- PROBLEM TO SOLVE -
Print verbatim the lines of the entries from the one containing "A pressure control loop has plant P(s) = 3.4/((s" to the last, inclusive, and no others.

Records from a data source:
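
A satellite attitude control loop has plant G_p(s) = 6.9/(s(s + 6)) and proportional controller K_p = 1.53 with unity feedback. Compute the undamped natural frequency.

ω_n = 3.25 rad/s

1 + K_p·G_p(s) = 0 gives s² + 6s + 10.56 = 0.
Matching s² + 2ζω_n s + ω_n²: ω_n = √10.56 = 3.249 rad/s and 2ζω_n = 6, so ζ = 6/(2·3.249) = 0.923.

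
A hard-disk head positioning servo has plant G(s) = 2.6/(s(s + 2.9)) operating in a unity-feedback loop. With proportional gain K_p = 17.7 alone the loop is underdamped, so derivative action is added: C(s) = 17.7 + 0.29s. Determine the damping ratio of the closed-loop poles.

Forward path: (17.7 + 0.29s)·2.6/(s(s+2.9)). The closed-loop characteristic equation is s² + (2.9 + 2.6·0.29)s + 2.6·17.7 = 0.
That is s² + 3.654s + 46.02 = 0, so ω_n = 6.784 rad/s and ζ = 3.654/(2·6.784) = 0.2693.

ζ = 0.269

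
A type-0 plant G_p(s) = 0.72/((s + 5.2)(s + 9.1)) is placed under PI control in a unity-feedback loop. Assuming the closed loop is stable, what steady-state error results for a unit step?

The PI controller's integrator makes the forward path type 1, so e_ss to a step is zero.

0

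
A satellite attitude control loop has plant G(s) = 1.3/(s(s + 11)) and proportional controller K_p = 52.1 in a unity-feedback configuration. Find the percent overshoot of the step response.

The closed-loop denominator s² + 11s + 67.73 gives ω_n = √67.73 = 8.23 and ζ = 11/(2ω_n) = 0.6683.
%OS = 100·exp(−πζ/√(1−ζ²)) = 100·exp(−π·0.6683/√0.5534) = 5.95%.

5.95%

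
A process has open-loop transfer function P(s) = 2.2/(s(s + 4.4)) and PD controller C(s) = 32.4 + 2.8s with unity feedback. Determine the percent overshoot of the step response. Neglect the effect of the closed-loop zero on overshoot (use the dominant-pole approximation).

Forward path: (32.4 + 2.8s)·2.2/(s(s+4.4)). The closed-loop characteristic equation is s² + (4.4 + 2.2·2.8)s + 2.2·32.4 = 0.
That is s² + 10.56s + 71.28 = 0, so ω_n = 8.443 rad/s and ζ = 10.56/(2·8.443) = 0.6254.
%OS = 100·exp(−πζ/√(1−ζ²)) = 8.06%.

8.06%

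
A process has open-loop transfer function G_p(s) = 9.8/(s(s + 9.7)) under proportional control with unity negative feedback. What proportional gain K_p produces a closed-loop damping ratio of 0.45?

K_p = 11.9

Closed-loop characteristic equation: s² + 9.7s + K_p·9.8 = 0.
So ω_n = √(9.8K_p) and 2ζω_n = 9.7, giving ζ = 9.7/(2√(9.8K_p)).
Setting ζ = 0.45: √(9.8K_p) = 9.7/(2·0.45) = 10.78, so K_p = 116.2/9.8 = 11.9.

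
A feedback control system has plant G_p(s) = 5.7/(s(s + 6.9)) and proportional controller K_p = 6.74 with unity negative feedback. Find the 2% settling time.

Closed-loop characteristic equation: s² + 6.9s + 38.42 = 0, so ω_n = 6.198 rad/s and ζ = 6.9/(2·6.198) = 0.5566.
2% settling time T_s ≈ 4/(ζω_n) = 4/3.45 = 1.16 s.

T_s ≈ 1.16 s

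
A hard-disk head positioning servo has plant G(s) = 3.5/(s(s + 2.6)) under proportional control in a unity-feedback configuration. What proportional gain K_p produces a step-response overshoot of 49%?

K_p = 9.85

From %OS = 100·exp(−πζ/√(1−ζ²)) = 49%, ζ = −ln(0.49)/√(π²+ln²(0.49)) = 0.2214.
Characteristic equation s² + 2.6s + 3.5K_p = 0 gives ζ = 2.6/(2√(3.5K_p)).
Setting ζ = 0.2214: √(3.5K_p) = 2.6/(2·0.2214) = 5.871, so K_p = 34.47/3.5 = 9.85.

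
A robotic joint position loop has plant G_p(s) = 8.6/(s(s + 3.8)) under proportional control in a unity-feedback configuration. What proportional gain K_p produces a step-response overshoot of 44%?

From %OS = 100·exp(−πζ/√(1−ζ²)) = 44%, ζ = −ln(0.44)/√(π²+ln²(0.44)) = 0.2528.
Characteristic equation s² + 3.8s + 8.6K_p = 0 gives ζ = 3.8/(2√(8.6K_p)).
Setting ζ = 0.2528: √(8.6K_p) = 3.8/(2·0.2528) = 7.515, so K_p = 56.47/8.6 = 6.57.

K_p = 6.57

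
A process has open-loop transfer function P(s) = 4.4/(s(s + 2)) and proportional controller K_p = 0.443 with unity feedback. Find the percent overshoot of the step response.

3.98%

Closed-loop characteristic equation: s² + 2s + 1.949 = 0, so ω_n = 1.396 rad/s and ζ = 2/(2·1.396) = 0.7163.
%OS = 100·exp(−πζ/√(1−ζ²)) = 100·exp(−π·0.7163/√0.487) = 3.98%.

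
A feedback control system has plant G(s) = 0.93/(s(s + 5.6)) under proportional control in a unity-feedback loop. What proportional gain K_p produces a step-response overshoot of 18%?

From %OS = 100·exp(−πζ/√(1−ζ²)) = 18%, ζ = −ln(0.18)/√(π²+ln²(0.18)) = 0.4791.
Characteristic equation s² + 5.6s + 0.93K_p = 0 gives ζ = 5.6/(2√(0.93K_p)).
Setting ζ = 0.4791: √(0.93K_p) = 5.6/(2·0.4791) = 5.844, so K_p = 34.15/0.93 = 36.7.

K_p = 36.7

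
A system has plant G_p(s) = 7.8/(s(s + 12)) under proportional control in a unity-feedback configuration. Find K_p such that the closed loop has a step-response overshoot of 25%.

K_p = 28.3

From %OS = 100·exp(−πζ/√(1−ζ²)) = 25%, ζ = −ln(0.25)/√(π²+ln²(0.25)) = 0.4037.
Characteristic equation s² + 12s + 7.8K_p = 0 gives ζ = 12/(2√(7.8K_p)).
Setting ζ = 0.4037: √(7.8K_p) = 12/(2·0.4037) = 14.86, so K_p = 220.9/7.8 = 28.3.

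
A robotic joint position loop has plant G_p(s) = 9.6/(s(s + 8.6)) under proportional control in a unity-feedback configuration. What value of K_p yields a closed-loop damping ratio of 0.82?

Closed-loop characteristic equation: s² + 8.6s + K_p·9.6 = 0.
So ω_n = √(9.6K_p) and 2ζω_n = 8.6, giving ζ = 8.6/(2√(9.6K_p)).
Setting ζ = 0.82: √(9.6K_p) = 8.6/(2·0.82) = 5.244, so K_p = 27.5/9.6 = 2.86.

K_p = 2.86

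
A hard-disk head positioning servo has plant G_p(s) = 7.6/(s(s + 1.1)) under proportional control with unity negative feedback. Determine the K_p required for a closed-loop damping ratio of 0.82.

Closed-loop characteristic equation: s² + 1.1s + K_p·7.6 = 0.
So ω_n = √(7.6K_p) and 2ζω_n = 1.1, giving ζ = 1.1/(2√(7.6K_p)).
Setting ζ = 0.82: √(7.6K_p) = 1.1/(2·0.82) = 0.6707, so K_p = 0.4499/7.6 = 0.0592.

K_p = 0.0592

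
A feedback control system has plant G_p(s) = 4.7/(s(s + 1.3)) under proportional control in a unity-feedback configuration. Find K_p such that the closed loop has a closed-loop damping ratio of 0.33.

Closed-loop characteristic equation: s² + 1.3s + K_p·4.7 = 0.
So ω_n = √(4.7K_p) and 2ζω_n = 1.3, giving ζ = 1.3/(2√(4.7K_p)).
Setting ζ = 0.33: √(4.7K_p) = 1.3/(2·0.33) = 1.97, so K_p = 3.88/4.7 = 0.825.

K_p = 0.825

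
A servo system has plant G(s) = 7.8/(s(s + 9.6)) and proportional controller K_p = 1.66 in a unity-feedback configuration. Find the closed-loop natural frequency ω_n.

With unity feedback the closed-loop characteristic equation is s² + 9.6s + 1.66·7.8 = s² + 9.6s + 12.95 = 0.
Matching s² + 2ζω_n s + ω_n²: ω_n = √12.95 = 3.598 rad/s and 2ζω_n = 9.6, so ζ = 9.6/(2·3.598) = 1.33.

ω_n = 3.6 rad/s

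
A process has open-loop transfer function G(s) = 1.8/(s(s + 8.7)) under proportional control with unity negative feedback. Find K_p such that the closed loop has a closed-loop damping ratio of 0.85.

K_p = 14.6

Closed-loop characteristic equation: s² + 8.7s + K_p·1.8 = 0.
So ω_n = √(1.8K_p) and 2ζω_n = 8.7, giving ζ = 8.7/(2√(1.8K_p)).
Setting ζ = 0.85: √(1.8K_p) = 8.7/(2·0.85) = 5.118, so K_p = 26.19/1.8 = 14.6.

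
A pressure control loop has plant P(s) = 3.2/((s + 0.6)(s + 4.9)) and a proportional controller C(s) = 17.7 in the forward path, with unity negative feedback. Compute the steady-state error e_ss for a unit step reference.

The loop is type 0. Static position error constant K_pos = C(0)·P(0) = 17.7·1.088 = 19.27.
Steady-state error to a unit step: e_ss = 1/(1+K_pos) = 1/20.27 = 0.0493.

0.0493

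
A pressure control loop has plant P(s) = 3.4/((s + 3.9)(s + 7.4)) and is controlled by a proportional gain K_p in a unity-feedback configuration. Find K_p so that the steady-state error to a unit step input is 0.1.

K_p = 76.4

Steady-state error for a unit step on this type-0 loop is 1/(1 + K_p·P(0)).
P(0) = 0.1178. Require 1/(1 + K_p·0.1178) = 0.1, so 1 + 0.1178·K_p = 10.
K_p = (10 − 1)/0.1178 = 76.4.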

- TASK SOLUTION -
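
A pressure control loop has plant P(s) = 3.4/((s + 3.9)(s + 7.4)) and is controlled by a proportional gain K_p in a unity-feedback configuration. Find K_p so that the steady-state error to a unit step input is 0.1.

K_p = 76.4

Steady-state error for a unit step on this type-0 loop is 1/(1 + K_p·P(0)).
P(0) = 0.1178. Require 1/(1 + K_p·0.1178) = 0.1, so 1 + 0.1178·K_p = 10.
K_p = (10 − 1)/0.1178 = 76.4.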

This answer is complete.